• _PROMPT_
Look below for the line containing "Let f(t) = -3*t^2/2" and the line containing "Use the Laplace"; repeat exactly those two lines and all lines between them, and nothing else.

Extracted data entries
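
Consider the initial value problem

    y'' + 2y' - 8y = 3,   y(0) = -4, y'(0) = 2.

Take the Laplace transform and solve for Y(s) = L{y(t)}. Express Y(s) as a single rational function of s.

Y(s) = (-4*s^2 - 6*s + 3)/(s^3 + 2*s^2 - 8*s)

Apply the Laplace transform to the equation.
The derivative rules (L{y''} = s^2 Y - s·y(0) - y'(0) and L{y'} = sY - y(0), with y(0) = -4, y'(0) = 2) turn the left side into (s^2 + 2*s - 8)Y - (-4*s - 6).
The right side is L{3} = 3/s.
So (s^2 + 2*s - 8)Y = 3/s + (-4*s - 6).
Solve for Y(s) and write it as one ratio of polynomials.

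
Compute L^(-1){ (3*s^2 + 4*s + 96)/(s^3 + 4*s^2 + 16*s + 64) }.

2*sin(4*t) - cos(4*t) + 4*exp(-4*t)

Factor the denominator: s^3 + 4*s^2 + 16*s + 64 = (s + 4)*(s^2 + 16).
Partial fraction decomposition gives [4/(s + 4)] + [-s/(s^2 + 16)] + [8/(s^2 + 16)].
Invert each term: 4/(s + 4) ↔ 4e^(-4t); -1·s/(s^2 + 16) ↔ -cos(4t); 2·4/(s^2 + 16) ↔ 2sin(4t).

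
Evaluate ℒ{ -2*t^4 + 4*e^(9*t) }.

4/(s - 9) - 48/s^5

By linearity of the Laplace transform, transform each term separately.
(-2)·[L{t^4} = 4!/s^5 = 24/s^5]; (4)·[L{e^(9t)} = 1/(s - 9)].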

---

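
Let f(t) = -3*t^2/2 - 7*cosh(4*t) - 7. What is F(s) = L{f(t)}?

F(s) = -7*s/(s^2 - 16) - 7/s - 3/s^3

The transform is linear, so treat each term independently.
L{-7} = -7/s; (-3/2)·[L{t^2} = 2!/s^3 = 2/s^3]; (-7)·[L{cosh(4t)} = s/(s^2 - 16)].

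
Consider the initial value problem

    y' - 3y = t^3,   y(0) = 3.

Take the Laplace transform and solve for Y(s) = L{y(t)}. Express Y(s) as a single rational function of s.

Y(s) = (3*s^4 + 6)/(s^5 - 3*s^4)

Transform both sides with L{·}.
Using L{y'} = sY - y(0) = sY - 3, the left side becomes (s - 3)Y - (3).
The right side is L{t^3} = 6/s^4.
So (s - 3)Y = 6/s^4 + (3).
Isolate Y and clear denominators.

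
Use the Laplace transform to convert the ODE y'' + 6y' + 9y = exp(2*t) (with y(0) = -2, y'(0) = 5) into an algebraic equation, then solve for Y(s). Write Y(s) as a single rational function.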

• _OUTPUT OF THE EXERCISE_
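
Let f(t) = -3*t^2/2 - 7*cosh(4*t) - 7. What is F(s) = L{f(t)}?

F(s) = -7*s/(s^2 - 16) - 7/s - 3/s^3

The transform is linear, so treat each term independently.
L{-7} = -7/s; (-3/2)·[L{t^2} = 2!/s^3 = 2/s^3]; (-7)·[L{cosh(4t)} = s/(s^2 - 16)].

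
Consider the initial value problem

    y' - 3y = t^3,   y(0) = 3.

Take the Laplace transform and solve for Y(s) = L{y(t)}. Express Y(s) as a single rational function of s.

Y(s) = (3*s^4 + 6)/(s^5 - 3*s^4)

Transform both sides with L{·}.
Using L{y'} = sY - y(0) = sY - 3, the left side becomes (s - 3)Y - (3).
The right side is L{t^3} = 6/s^4.
So (s - 3)Y = 6/s^4 + (3).
Isolate Y and clear denominators.

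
Use the Laplace transform to convert the ODE y'' + 6y' + 9y = exp(2*t) (with y(0) = -2, y'(0) = 5) into an algebraic equation, then solve for Y(s). Write Y(s) as a single rational function.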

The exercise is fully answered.